─── Data records

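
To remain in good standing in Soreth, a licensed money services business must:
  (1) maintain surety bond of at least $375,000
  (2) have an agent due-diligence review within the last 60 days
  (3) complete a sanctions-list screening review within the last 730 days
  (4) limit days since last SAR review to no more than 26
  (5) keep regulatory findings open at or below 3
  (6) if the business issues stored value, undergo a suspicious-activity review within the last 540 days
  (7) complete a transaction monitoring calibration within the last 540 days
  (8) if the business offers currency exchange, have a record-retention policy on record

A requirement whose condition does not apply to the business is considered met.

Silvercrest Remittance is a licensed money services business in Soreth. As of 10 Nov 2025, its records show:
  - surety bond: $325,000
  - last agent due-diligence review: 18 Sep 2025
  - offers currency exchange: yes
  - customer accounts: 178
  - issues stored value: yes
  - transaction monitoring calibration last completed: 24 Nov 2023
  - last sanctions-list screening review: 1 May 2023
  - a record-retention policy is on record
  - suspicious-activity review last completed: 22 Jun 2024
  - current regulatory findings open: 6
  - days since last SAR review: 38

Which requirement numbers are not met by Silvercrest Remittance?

1. surety bond $325,000 < $375,000 → not met
2. agent due-diligence review 53 days ago vs limit 60 → met
3. sanctions-list screening review 924 days ago vs limit 730 → not met
4. days since last SAR review 38 > 26 → not met
5. regulatory findings open 6 > 3 → not met
6. condition 'issues stored value' holds; suspicious-activity review 506 days ago vs limit 540 → met
7. transaction monitoring calibration 717 days ago vs limit 540 → not met
8. condition 'offers currency exchange' holds; record-retention policy present → met
Not met: 1, 3, 4, 5, 7

1, 3, 4, 5, 7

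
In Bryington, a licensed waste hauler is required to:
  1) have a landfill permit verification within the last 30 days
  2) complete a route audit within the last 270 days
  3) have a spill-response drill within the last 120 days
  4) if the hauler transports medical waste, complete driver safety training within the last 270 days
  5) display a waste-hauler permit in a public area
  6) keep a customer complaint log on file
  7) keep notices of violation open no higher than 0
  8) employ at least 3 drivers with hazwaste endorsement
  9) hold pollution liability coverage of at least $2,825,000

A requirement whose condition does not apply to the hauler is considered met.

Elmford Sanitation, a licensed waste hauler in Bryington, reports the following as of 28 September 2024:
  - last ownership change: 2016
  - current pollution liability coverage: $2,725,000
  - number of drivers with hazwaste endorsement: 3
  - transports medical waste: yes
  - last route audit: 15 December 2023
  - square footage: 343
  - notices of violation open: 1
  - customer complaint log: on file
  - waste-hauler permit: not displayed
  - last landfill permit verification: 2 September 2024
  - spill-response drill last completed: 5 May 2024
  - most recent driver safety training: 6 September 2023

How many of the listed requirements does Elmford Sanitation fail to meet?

6

1. landfill permit verification 26 days ago vs limit 30 → met
2. route audit 288 days ago vs limit 270 → not met
3. spill-response drill 146 days ago vs limit 120 → not met
4. condition 'transports medical waste' holds; driver safety training 388 days ago vs limit 270 → not met
5. waste-hauler permit absent → not met
6. customer complaint log present → met
7. notices of violation open 1 > 0 → not met
8. drivers with hazwaste endorsement 3 ≥ 3 → met
9. pollution liability coverage $2,725,000 < $2,825,000 → not met
Not met: 6 of 9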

──────

▸ Work order: Word for word, set down the lines from the beginning of the records through the line that holds "(6) if the business". Leave out the rest.

▸ Response to the task:
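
To remain in good standing in Soreth, a licensed money services business must:
  (1) maintain surety bond of at least $375,000
  (2) have an agent due-diligence review within the last 60 days
  (3) complete a sanctions-list screening review within the last 730 days
  (4) limit days since last SAR review to no more than 26
  (5) keep regulatory findings open at or below 3
  (6) if the business issues stored value, undergo a suspicious-activity review within the last 540 days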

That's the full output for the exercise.